■ ABOUT THIS EXERCISE ■
Each entry below needs to be copied exactly, with nothing dropped.

■ SOURCE INFORMATION ■
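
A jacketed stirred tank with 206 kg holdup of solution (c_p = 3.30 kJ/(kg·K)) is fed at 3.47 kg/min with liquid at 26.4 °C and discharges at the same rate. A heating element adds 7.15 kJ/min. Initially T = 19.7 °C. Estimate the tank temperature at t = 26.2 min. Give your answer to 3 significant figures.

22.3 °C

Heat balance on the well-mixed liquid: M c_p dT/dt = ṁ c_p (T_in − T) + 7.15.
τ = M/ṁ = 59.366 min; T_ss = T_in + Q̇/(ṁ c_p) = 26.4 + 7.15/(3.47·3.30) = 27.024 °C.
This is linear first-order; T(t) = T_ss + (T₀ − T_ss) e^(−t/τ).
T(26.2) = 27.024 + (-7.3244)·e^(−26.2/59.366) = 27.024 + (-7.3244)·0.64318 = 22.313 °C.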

■ EXERCISE OUTPUT ■
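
A jacketed stirred tank with 206 kg holdup of solution (c_p = 3.30 kJ/(kg·K)) is fed at 3.47 kg/min with liquid at 26.4 °C and discharges at the same rate. A heating element adds 7.15 kJ/min. Initially T = 19.7 °C. Estimate the tank temperature at t = 26.2 min. Give your answer to 3 significant figures.

22.3 °C

Heat balance on the well-mixed liquid: M c_p dT/dt = ṁ c_p (T_in − T) + 7.15.
τ = M/ṁ = 59.366 min; T_ss = T_in + Q̇/(ṁ c_p) = 26.4 + 7.15/(3.47·3.30) = 27.024 °C.
This is linear first-order; T(t) = T_ss + (T₀ − T_ss) e^(−t/τ).
T(26.2) = 27.024 + (-7.3244)·e^(−26.2/59.366) = 27.024 + (-7.3244)·0.64318 = 22.313 °C.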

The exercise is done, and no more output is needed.